# DIRECTIONS FOR THIS TASK
Nothing should be left out when you copy the entries below.

# MATERIAL PROVIDED
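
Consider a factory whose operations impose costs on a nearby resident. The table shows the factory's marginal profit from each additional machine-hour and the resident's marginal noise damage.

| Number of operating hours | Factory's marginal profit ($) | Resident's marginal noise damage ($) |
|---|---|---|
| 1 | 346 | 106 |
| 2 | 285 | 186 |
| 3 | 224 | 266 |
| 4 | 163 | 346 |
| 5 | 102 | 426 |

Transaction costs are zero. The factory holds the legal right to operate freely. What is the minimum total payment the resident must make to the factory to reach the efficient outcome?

$489

Left alone the factory would choose level 5 (marginal profit stays positive).
Efficient level: k* = 2 (marginal profit ≥ marginal noise damage through 2).
The resident must at least cover the factory's forgone profit from cutting 5→2: 224 + 163 + 102 = 489.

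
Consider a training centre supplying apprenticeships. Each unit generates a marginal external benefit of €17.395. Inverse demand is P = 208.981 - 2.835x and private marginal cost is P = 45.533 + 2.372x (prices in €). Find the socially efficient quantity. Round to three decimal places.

Social marginal cost = private MC − MEB = 28.138 + 2.372x.
Set SMC = demand: 28.138 + 2.372x = 208.981 - 2.835x → x* = 34.7307.

x* = 34.731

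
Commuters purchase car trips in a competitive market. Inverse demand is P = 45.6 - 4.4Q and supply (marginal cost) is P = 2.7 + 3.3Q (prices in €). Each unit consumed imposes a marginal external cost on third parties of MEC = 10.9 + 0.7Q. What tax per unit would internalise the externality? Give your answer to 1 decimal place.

Social marginal benefit = demand − MEC = 34.7 - 5.1Q.
Set SMB = MC: 34.7 - 5.1Q = 2.7 + 3.3Q → Q* = 3.8095.
The Pigouvian tax equals MEC at Q*: 10.9 + 0.7×3.8095 = 13.5667.

tax = €13.6 per unit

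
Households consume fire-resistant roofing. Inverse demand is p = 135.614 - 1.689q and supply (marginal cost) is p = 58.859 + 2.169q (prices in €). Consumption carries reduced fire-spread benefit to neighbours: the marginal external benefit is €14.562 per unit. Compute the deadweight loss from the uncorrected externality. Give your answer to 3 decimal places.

DWL = €27.482

Market equilibrium (private): 58.859 + 2.169q = 135.614 - 1.689q → q_m = 19.8950.
Social marginal benefit = demand + MEB = 150.176 - 1.689q.
Set SMB = MC: 150.176 - 1.689q = 58.859 + 2.169q → q* = 23.6695.
Between q* and q_m the wedge SMB − MC runs linearly from 0 to MEB(q_m), so the loss is a triangle.
DWL = ½ × 3.7745 × 14.5620 = 27.4821.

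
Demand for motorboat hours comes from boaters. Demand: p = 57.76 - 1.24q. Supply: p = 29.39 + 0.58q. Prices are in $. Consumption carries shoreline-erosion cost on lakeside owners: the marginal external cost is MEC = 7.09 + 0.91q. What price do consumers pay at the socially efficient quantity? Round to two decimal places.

P = $48.09

Social marginal benefit = demand − MEC = 50.67 - 2.15q.
Set SMB = MC: 50.67 - 2.15q = 29.39 + 0.58q → q* = 7.7949.
Consumer price on the demand curve at q*: 57.76 − 1.24×7.7949 = 48.0943.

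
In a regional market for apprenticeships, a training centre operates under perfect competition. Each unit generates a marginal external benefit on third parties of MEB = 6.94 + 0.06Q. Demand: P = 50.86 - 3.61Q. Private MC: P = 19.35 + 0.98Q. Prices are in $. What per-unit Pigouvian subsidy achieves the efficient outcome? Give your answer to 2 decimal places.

Social marginal cost = private MC − MEB = 12.41 + 0.92Q.
Set SMC = demand: 12.41 + 0.92Q = 50.86 - 3.61Q → Q* = 8.4879.
The Pigouvian subsidy equals MEB at Q*: 6.94 + 0.06×8.4879 = 7.4493.

subsidy = $7.45 per unit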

# PROBLEM SOLUTION
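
Consider a factory whose operations impose costs on a nearby resident. The table shows the factory's marginal profit from each additional machine-hour and the resident's marginal noise damage.

| Number of operating hours | Factory's marginal profit ($) | Resident's marginal noise damage ($) |
|---|---|---|
| 1 | 346 | 106 |
| 2 | 285 | 186 |
| 3 | 224 | 266 |
| 4 | 163 | 346 |
| 5 | 102 | 426 |

Transaction costs are zero. The factory holds the legal right to operate freely. What is the minimum total payment the resident must make to the factory to reach the efficient outcome?

$489

Left alone the factory would choose level 5 (marginal profit stays positive).
Efficient level: k* = 2 (marginal profit ≥ marginal noise damage through 2).
The resident must at least cover the factory's forgone profit from cutting 5→2: 224 + 163 + 102 = 489.

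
Consider a training centre supplying apprenticeships. Each unit generates a marginal external benefit of €17.395. Inverse demand is P = 208.981 - 2.835x and private marginal cost is P = 45.533 + 2.372x (prices in €). Find the socially efficient quantity. Round to three decimal places.

Social marginal cost = private MC − MEB = 28.138 + 2.372x.
Set SMC = demand: 28.138 + 2.372x = 208.981 - 2.835x → x* = 34.7307.

x* = 34.731

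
Commuters purchase car trips in a competitive market. Inverse demand is P = 45.6 - 4.4Q and supply (marginal cost) is P = 2.7 + 3.3Q (prices in €). Each unit consumed imposes a marginal external cost on third parties of MEC = 10.9 + 0.7Q. What tax per unit would internalise the externality? Give your answer to 1 decimal place.

Social marginal benefit = demand − MEC = 34.7 - 5.1Q.
Set SMB = MC: 34.7 - 5.1Q = 2.7 + 3.3Q → Q* = 3.8095.
The Pigouvian tax equals MEC at Q*: 10.9 + 0.7×3.8095 = 13.5667.

tax = €13.6 per unit

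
Households consume fire-resistant roofing. Inverse demand is p = 135.614 - 1.689q and supply (marginal cost) is p = 58.859 + 2.169q (prices in €). Consumption carries reduced fire-spread benefit to neighbours: the marginal external benefit is €14.562 per unit. Compute the deadweight loss from the uncorrected externality. Give your answer to 3 decimal places.

DWL = €27.482

Market equilibrium (private): 58.859 + 2.169q = 135.614 - 1.689q → q_m = 19.8950.
Social marginal benefit = demand + MEB = 150.176 - 1.689q.
Set SMB = MC: 150.176 - 1.689q = 58.859 + 2.169q → q* = 23.6695.
Between q* and q_m the wedge SMB − MC runs linearly from 0 to MEB(q_m), so the loss is a triangle.
DWL = ½ × 3.7745 × 14.5620 = 27.4821.

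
Demand for motorboat hours comes from boaters. Demand: p = 57.76 - 1.24q. Supply: p = 29.39 + 0.58q. Prices are in $. Consumption carries shoreline-erosion cost on lakeside owners: the marginal external cost is MEC = 7.09 + 0.91q. What price do consumers pay at the socially efficient quantity? Round to two decimal places.

P = $48.09

Social marginal benefit = demand − MEC = 50.67 - 2.15q.
Set SMB = MC: 50.67 - 2.15q = 29.39 + 0.58q → q* = 7.7949.
Consumer price on the demand curve at q*: 57.76 − 1.24×7.7949 = 48.0943.

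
In a regional market for apprenticeships, a training centre operates under perfect competition. Each unit generates a marginal external benefit on third parties of MEB = 6.94 + 0.06Q. Demand: P = 50.86 - 3.61Q. Private MC: P = 19.35 + 0.98Q. Prices are in $. What per-unit Pigouvian subsidy achieves the efficient outcome? Give your answer to 2 decimal places.

Social marginal cost = private MC − MEB = 12.41 + 0.92Q.
Set SMC = demand: 12.41 + 0.92Q = 50.86 - 3.61Q → Q* = 8.4879.
The Pigouvian subsidy equals MEB at Q*: 6.94 + 0.06×8.4879 = 7.4493.

subsidy = $7.45 per unit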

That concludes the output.